• THE TASK:
What is needed is every line, exactly as given, from the line containing "Alpha -> Eta: [C53W, P269V]" through the end of the data below.

Dataset records:

★ ★ ★ ★ ★ ★ ★

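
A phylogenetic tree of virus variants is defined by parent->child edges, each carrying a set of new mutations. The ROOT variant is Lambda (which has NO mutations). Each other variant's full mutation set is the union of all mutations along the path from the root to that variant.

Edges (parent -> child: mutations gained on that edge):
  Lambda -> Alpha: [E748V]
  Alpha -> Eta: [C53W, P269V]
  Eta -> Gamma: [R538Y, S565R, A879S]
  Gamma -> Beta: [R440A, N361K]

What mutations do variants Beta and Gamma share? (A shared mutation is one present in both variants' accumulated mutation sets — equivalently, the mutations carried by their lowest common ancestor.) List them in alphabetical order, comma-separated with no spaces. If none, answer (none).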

★ ★ ★ ★ ★ ★ ★

• ANSWER TO THE PROBLEM:
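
  Alpha -> Eta: [C53W, P269V]
  Eta -> Gamma: [R538Y, S565R, A879S]
  Gamma -> Beta: [R440A, N361K]

What mutations do variants Beta and Gamma share? (A shared mutation is one present in both variants' accumulated mutation sets — equivalently, the mutations carried by their lowest common ancestor.) List them in alphabetical order, comma-separated with no spaces. If none, answer (none).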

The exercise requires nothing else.